Reprint the entries without altering anything.

###

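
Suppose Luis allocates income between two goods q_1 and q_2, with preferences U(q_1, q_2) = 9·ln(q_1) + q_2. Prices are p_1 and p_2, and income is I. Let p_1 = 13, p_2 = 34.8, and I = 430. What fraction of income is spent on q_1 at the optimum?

share on q_1 = 0.7284

Set MRS = p_1/p_2: (9/q_1)/1 = p_1/p_2.
So q_1*(p_1,p_2) = 9·p_2/p_1, independent of income; and q_2* = (I − 9·p_2)/p_2.
At the given prices: q_1* = 9·34.8/13 = 24.0923, and q_2* = 3.3563.
Expenditure on q_1: 13·24.0923 = 313.2; share = 0.7284.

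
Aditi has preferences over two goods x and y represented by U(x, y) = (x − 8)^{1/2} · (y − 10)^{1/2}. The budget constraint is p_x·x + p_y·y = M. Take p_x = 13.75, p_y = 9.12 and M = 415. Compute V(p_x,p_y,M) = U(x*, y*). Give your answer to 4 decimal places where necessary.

V = 9.5462

MRS = (y−10)/(x−8). Tangency with p_x/p_y gives y−10 = (p_x/p_y)·(x−8).
Substituting into the budget: x* = 8 + 0.5·(M − 8·p_x − 10·p_y)/p_x, and y* = 10 + 0.5·(…)/p_y.
Discretionary income = 415 − 8·13.75 − 10·9.12 = 213.8; x* = 8 + 0.5·213.8/13.75 = 15.7745; y* = 10 + 0.5·213.8/9.12 = 21.7215.
Utility at the optimum: U(15.7745, 21.7215) = 9.5462.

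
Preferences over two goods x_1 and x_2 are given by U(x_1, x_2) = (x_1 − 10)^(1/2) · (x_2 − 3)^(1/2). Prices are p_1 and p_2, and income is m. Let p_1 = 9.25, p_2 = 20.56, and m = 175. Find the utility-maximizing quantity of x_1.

Let x_1' = x_1−10, x_2' = x_2−3. MRS = x_2'/x_1' = p_1/p_2.
After buying the subsistence bundle (10, 3), a share 0.5 of the remaining income goes to x_1: x_1* = 10 + 0.5·(m − 10p_1 − 3p_2)/p_1.
Discretionary income = 175 − 10·9.25 − 3·20.56 = 20.82; x_1* = 10 + 0.5·20.82/9.25 = 11.1254.

x_1* = 11.1254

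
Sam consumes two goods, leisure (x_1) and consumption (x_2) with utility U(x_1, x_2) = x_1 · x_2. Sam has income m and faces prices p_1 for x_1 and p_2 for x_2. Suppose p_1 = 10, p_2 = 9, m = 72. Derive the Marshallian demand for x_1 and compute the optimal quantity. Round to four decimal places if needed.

MU_x_1/MU_x_2 = (x_2)/(x_1); tangency sets this equal to p_1/p_2.
So p_2·x_2 = p_1·x_1; combined with the budget, a share 0.5 of income goes to x_1.
Demand: x_1*(p_1,p_2,m) = 0.5·m/p_1 and x_2* = 0.5·m/p_2.
At p_1=10, p_2=9, m=72: x_1* = 0.5·72/10 = 3.6.

x_1* = 3.6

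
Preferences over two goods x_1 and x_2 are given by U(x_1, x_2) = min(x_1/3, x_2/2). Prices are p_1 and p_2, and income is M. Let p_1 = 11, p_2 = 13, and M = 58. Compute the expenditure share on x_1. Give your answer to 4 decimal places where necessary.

share on x_1 = 0.5593

Leontief preferences: the optimum is at the kink where x_1/3 = x_2/2, i.e. x_2 = (2/3)·x_1.
Budget: p_1·x_1 + p_2·(2/3)·x_1 = M, so (3·p_1 + 2·p_2)·x_1 = 3·M.
Demand: x_1*(p_1,p_2,M) = 3·M/(3·p_1 + 2·p_2), x_2* = 2·M/(3·p_1 + 2·p_2).
Here 3·11 + 2·13 = 59, giving x_1* = 2.9492 and x_2* = 1.9661.
Expenditure on x_1: 11·2.9492 = 32.4407; share = 0.5593.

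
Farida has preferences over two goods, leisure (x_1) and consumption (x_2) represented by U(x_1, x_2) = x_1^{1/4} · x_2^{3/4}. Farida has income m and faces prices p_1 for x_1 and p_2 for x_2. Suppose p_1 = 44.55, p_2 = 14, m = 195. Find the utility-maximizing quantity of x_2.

x_2* = 10.4464

The MRS is (1/3)·x_2/x_1. Set MRS = p_1/p_2.
So 0.25·p_2·x_2 = 0.75·p_1·x_1; combined with the budget, a share 0.25 of income goes to x_1.
Demand: x_1*(p_1,p_2,m) = 0.25·m/p_1 and x_2* = 0.75·m/p_2.
At p_1=44.55, p_2=14, m=195: x_2* = 0.75·195/14 = 10.4464.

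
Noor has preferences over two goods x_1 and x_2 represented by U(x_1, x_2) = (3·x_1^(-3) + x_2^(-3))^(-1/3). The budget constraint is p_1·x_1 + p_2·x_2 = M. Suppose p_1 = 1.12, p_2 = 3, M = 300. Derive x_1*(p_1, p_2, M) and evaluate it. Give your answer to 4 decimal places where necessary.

x_1* = 103.3832

From the CES first-order condition, 3·(x_2/x_1)^(4) = p_1/p_2.
Hence x_2/x_1 = ((1/3)·p_1/p_2)^(1/(4)), i.e. raised to the 0.25 power.
Substitute x_2 = (x_2/x_1)·x_1 into the budget: x_1* = M/(p_1 + p_2·(x_2/x_1)).
Numerically x_2/x_1 = 0.593942, so x_1* = 300/(1.12 + 3·0.593942) = 103.3832.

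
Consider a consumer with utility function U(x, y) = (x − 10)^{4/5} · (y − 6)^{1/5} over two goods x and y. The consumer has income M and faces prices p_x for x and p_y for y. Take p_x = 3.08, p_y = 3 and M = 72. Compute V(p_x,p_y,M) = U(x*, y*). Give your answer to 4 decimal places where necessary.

V = 4.5909

MRS = 4·(y−6)/(x−10). Tangency with p_x/p_y gives y−6 = (1/4)·(p_x/p_y)·(x−10).
After buying the subsistence bundle (10, 6), a share 0.8 of the remaining income goes to x: x* = 10 + 0.8·(M − 10p_x − 6p_y)/p_x.
Discretionary income = 72 − 10·3.08 − 6·3 = 23.2; x* = 10 + 0.8·23.2/3.08 = 16.026; y* = 6 + 0.2·23.2/3 = 7.5467.
Utility at the optimum: U(16.026, 7.5467) = 4.5909.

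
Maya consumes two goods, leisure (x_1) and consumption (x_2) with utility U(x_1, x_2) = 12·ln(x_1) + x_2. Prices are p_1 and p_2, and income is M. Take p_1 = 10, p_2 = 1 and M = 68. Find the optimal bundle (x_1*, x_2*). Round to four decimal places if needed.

x_1* = 1.2, x_2* = 56

Set MRS = p_1/p_2: (12/x_1)/1 = p_1/p_2.
So x_1*(p_1,p_2) = 12·p_2/p_1, independent of income; and x_2* = (M − 12·p_2)/p_2.
At the given prices: x_1* = 12·1/10 = 1.2, and x_2* = 56.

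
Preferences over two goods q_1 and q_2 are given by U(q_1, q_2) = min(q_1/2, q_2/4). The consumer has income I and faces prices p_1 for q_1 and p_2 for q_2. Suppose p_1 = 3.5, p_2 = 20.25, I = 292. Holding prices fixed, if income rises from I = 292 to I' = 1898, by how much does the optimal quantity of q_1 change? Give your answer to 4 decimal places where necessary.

Δq_1* = 36.5

Leontief preferences: the optimum is at the kink where q_1/2 = q_2/4, i.e. q_2 = 2·q_1.
Budget: p_1·q_1 + p_2·2·q_1 = I, so (2·p_1 + 4·p_2)·q_1 = 2·I.
Demand: q_1*(p_1,p_2,I) = 2·I/(2·p_1 + 4·p_2), q_2* = 4·I/(2·p_1 + 4·p_2).
Here 2·3.5 + 4·20.25 = 88, giving q_1* = 6.6364.
At I' = 1898: q_1* = 43.1364. Change: 43.1364 − 6.6364 = 36.5.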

###

▶ **EXERCISE ANSWER**:
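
Suppose Luis allocates income between two goods q_1 and q_2, with preferences U(q_1, q_2) = 9·ln(q_1) + q_2. Prices are p_1 and p_2, and income is I. Let p_1 = 13, p_2 = 34.8, and I = 430. What fraction of income is spent on q_1 at the optimum?

share on q_1 = 0.7284

Set MRS = p_1/p_2: (9/q_1)/1 = p_1/p_2.
So q_1*(p_1,p_2) = 9·p_2/p_1, independent of income; and q_2* = (I − 9·p_2)/p_2.
At the given prices: q_1* = 9·34.8/13 = 24.0923, and q_2* = 3.3563.
Expenditure on q_1: 13·24.0923 = 313.2; share = 0.7284.

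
Aditi has preferences over two goods x and y represented by U(x, y) = (x − 8)^{1/2} · (y − 10)^{1/2}. The budget constraint is p_x·x + p_y·y = M. Take p_x = 13.75, p_y = 9.12 and M = 415. Compute V(p_x,p_y,M) = U(x*, y*). Give your answer to 4 decimal places where necessary.

V = 9.5462

MRS = (y−10)/(x−8). Tangency with p_x/p_y gives y−10 = (p_x/p_y)·(x−8).
Substituting into the budget: x* = 8 + 0.5·(M − 8·p_x − 10·p_y)/p_x, and y* = 10 + 0.5·(…)/p_y.
Discretionary income = 415 − 8·13.75 − 10·9.12 = 213.8; x* = 8 + 0.5·213.8/13.75 = 15.7745; y* = 10 + 0.5·213.8/9.12 = 21.7215.
Utility at the optimum: U(15.7745, 21.7215) = 9.5462.

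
Preferences over two goods x_1 and x_2 are given by U(x_1, x_2) = (x_1 − 10)^(1/2) · (x_2 − 3)^(1/2). Prices are p_1 and p_2, and income is m. Let p_1 = 9.25, p_2 = 20.56, and m = 175. Find the utility-maximizing quantity of x_1.

Let x_1' = x_1−10, x_2' = x_2−3. MRS = x_2'/x_1' = p_1/p_2.
After buying the subsistence bundle (10, 3), a share 0.5 of the remaining income goes to x_1: x_1* = 10 + 0.5·(m − 10p_1 − 3p_2)/p_1.
Discretionary income = 175 − 10·9.25 − 3·20.56 = 20.82; x_1* = 10 + 0.5·20.82/9.25 = 11.1254.

x_1* = 11.1254

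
Sam consumes two goods, leisure (x_1) and consumption (x_2) with utility U(x_1, x_2) = x_1 · x_2. Sam has income m and faces prices p_1 for x_1 and p_2 for x_2. Suppose p_1 = 10, p_2 = 9, m = 72. Derive the Marshallian demand for x_1 and compute the optimal quantity. Round to four decimal places if needed.

MU_x_1/MU_x_2 = (x_2)/(x_1); tangency sets this equal to p_1/p_2.
So p_2·x_2 = p_1·x_1; combined with the budget, a share 0.5 of income goes to x_1.
Demand: x_1*(p_1,p_2,m) = 0.5·m/p_1 and x_2* = 0.5·m/p_2.
At p_1=10, p_2=9, m=72: x_1* = 0.5·72/10 = 3.6.

x_1* = 3.6

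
Preferences over two goods x_1 and x_2 are given by U(x_1, x_2) = min(x_1/3, x_2/2). Prices are p_1 and p_2, and income is M. Let p_1 = 11, p_2 = 13, and M = 58. Compute the expenditure share on x_1. Give your answer to 4 decimal places where necessary.

share on x_1 = 0.5593

Leontief preferences: the optimum is at the kink where x_1/3 = x_2/2, i.e. x_2 = (2/3)·x_1.
Budget: p_1·x_1 + p_2·(2/3)·x_1 = M, so (3·p_1 + 2·p_2)·x_1 = 3·M.
Demand: x_1*(p_1,p_2,M) = 3·M/(3·p_1 + 2·p_2), x_2* = 2·M/(3·p_1 + 2·p_2).
Here 3·11 + 2·13 = 59, giving x_1* = 2.9492 and x_2* = 1.9661.
Expenditure on x_1: 11·2.9492 = 32.4407; share = 0.5593.

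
Farida has preferences over two goods, leisure (x_1) and consumption (x_2) represented by U(x_1, x_2) = x_1^{1/4} · x_2^{3/4}. Farida has income m and faces prices p_1 for x_1 and p_2 for x_2. Suppose p_1 = 44.55, p_2 = 14, m = 195. Find the utility-maximizing quantity of x_2.

x_2* = 10.4464

The MRS is (1/3)·x_2/x_1. Set MRS = p_1/p_2.
So 0.25·p_2·x_2 = 0.75·p_1·x_1; combined with the budget, a share 0.25 of income goes to x_1.
Demand: x_1*(p_1,p_2,m) = 0.25·m/p_1 and x_2* = 0.75·m/p_2.
At p_1=44.55, p_2=14, m=195: x_2* = 0.75·195/14 = 10.4464.

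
Noor has preferences over two goods x_1 and x_2 represented by U(x_1, x_2) = (3·x_1^(-3) + x_2^(-3))^(-1/3). The budget constraint is p_1·x_1 + p_2·x_2 = M. Suppose p_1 = 1.12, p_2 = 3, M = 300. Derive x_1*(p_1, p_2, M) and evaluate it. Give your answer to 4 decimal places where necessary.

x_1* = 103.3832

From the CES first-order condition, 3·(x_2/x_1)^(4) = p_1/p_2.
Hence x_2/x_1 = ((1/3)·p_1/p_2)^(1/(4)), i.e. raised to the 0.25 power.
Substitute x_2 = (x_2/x_1)·x_1 into the budget: x_1* = M/(p_1 + p_2·(x_2/x_1)).
Numerically x_2/x_1 = 0.593942, so x_1* = 300/(1.12 + 3·0.593942) = 103.3832.

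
Consider a consumer with utility function U(x, y) = (x − 10)^{4/5} · (y − 6)^{1/5} over two goods x and y. The consumer has income M and faces prices p_x for x and p_y for y. Take p_x = 3.08, p_y = 3 and M = 72. Compute V(p_x,p_y,M) = U(x*, y*). Give your answer to 4 decimal places where necessary.

V = 4.5909

MRS = 4·(y−6)/(x−10). Tangency with p_x/p_y gives y−6 = (1/4)·(p_x/p_y)·(x−10).
After buying the subsistence bundle (10, 6), a share 0.8 of the remaining income goes to x: x* = 10 + 0.8·(M − 10p_x − 6p_y)/p_x.
Discretionary income = 72 − 10·3.08 − 6·3 = 23.2; x* = 10 + 0.8·23.2/3.08 = 16.026; y* = 6 + 0.2·23.2/3 = 7.5467.
Utility at the optimum: U(16.026, 7.5467) = 4.5909.

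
Maya consumes two goods, leisure (x_1) and consumption (x_2) with utility U(x_1, x_2) = 12·ln(x_1) + x_2. Prices are p_1 and p_2, and income is M. Take p_1 = 10, p_2 = 1 and M = 68. Find the optimal bundle (x_1*, x_2*). Round to four decimal places if needed.

x_1* = 1.2, x_2* = 56

Set MRS = p_1/p_2: (12/x_1)/1 = p_1/p_2.
So x_1*(p_1,p_2) = 12·p_2/p_1, independent of income; and x_2* = (M − 12·p_2)/p_2.
At the given prices: x_1* = 12·1/10 = 1.2, and x_2* = 56.

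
Preferences over two goods q_1 and q_2 are given by U(q_1, q_2) = min(q_1/2, q_2/4). The consumer has income I and faces prices p_1 for q_1 and p_2 for q_2. Suppose p_1 = 3.5, p_2 = 20.25, I = 292. Holding prices fixed, if income rises from I = 292 to I' = 1898, by how much does the optimal quantity of q_1 change? Give your answer to 4 decimal places where necessary.

Δq_1* = 36.5

Leontief preferences: the optimum is at the kink where q_1/2 = q_2/4, i.e. q_2 = 2·q_1.
Budget: p_1·q_1 + p_2·2·q_1 = I, so (2·p_1 + 4·p_2)·q_1 = 2·I.
Demand: q_1*(p_1,p_2,I) = 2·I/(2·p_1 + 4·p_2), q_2* = 4·I/(2·p_1 + 4·p_2).
Here 2·3.5 + 4·20.25 = 88, giving q_1* = 6.6364.
At I' = 1898: q_1* = 43.1364. Change: 43.1364 − 6.6364 = 36.5.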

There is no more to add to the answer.